Task description: Reproduce every entry word for word.
/---
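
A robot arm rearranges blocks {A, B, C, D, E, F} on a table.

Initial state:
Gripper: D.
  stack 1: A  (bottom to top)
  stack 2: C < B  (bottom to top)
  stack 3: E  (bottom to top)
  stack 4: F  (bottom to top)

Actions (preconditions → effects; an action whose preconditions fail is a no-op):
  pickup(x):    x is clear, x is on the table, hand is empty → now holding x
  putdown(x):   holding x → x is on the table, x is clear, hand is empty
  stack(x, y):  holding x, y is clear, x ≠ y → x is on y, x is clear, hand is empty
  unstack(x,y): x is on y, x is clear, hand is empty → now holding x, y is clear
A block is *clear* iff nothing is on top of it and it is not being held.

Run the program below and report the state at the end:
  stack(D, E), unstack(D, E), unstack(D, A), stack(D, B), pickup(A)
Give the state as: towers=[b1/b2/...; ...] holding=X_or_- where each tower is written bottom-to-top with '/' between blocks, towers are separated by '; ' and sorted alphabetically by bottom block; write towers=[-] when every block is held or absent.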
\---
Response to the task:
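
A robot arm rearranges blocks {A, B, C, D, E, F} on a table.

Initial state:
Gripper: D.
  stack 1: A  (bottom to top)
  stack 2: C < B  (bottom to top)
  stack 3: E  (bottom to top)
  stack 4: F  (bottom to top)

Actions (preconditions → effects; an action whose preconditions fail is a no-op):
  pickup(x):    x is clear, x is on the table, hand is empty → now holding x
  putdown(x):   holding x → x is on the table, x is clear, hand is empty
  stack(x, y):  holding x, y is clear, x ≠ y → x is on y, x is clear, hand is empty
  unstack(x,y): x is on y, x is clear, hand is empty → now holding x, y is clear
A block is *clear* iff nothing is on top of it and it is not being held.

Run the program below and report the state at the end:
  stack(D, E), unstack(D, E), unstack(D, A), stack(D, B), pickup(A)
Give the state as: towers=[b1/b2/...; ...] holding=X_or_- where each tower is written bottom-to-top with '/' between blocks, towers are separated by '; ' and sorted alphabetically by bottom block; write towers=[-] when every block is held or absent.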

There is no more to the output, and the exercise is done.